- [What to work on]
Report how many lines below include "accepted", giving the figure alone.

Entries taken from a collection
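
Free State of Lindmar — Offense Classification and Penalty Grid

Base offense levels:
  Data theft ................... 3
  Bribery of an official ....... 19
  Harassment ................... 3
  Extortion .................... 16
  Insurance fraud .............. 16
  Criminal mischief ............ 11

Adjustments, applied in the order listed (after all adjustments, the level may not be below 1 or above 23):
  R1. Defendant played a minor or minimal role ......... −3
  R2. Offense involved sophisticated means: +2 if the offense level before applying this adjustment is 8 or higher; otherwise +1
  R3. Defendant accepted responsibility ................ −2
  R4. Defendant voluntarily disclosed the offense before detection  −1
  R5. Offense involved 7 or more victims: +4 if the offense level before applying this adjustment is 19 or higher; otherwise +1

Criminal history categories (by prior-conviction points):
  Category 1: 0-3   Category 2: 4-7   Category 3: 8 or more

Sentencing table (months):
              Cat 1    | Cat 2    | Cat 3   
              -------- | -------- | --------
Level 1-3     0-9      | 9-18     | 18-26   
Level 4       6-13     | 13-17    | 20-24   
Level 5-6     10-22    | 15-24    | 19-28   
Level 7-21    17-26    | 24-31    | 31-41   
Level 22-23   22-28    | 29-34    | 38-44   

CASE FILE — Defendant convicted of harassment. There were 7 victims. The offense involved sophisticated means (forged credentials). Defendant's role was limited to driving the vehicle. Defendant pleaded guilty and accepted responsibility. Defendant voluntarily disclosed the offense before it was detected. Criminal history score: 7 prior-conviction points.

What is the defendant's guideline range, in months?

Base offense level for harassment: 3.
R1 applies: 3 − 3 = 0.
R2 applies (level before this adjustment is 0 < 8, so +1): 0 + 1 = 1.
R3 applies: 1 − 2 = -1.
R4 applies: -1 − 1 = -2.
R5 applies (level before this adjustment is -2 < 19, so +1): -2 + 1 = -1.
Level -1 is below the minimum of 1; floored at 1.
Final offense level: 1.
Criminal history: 7 prior points → Category 2 (4-7).
Level 1 falls in the 1-3 band.
Grid: Level 1-3 × Category 2 = 9-18 months.

9-18 months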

- [Response below]
2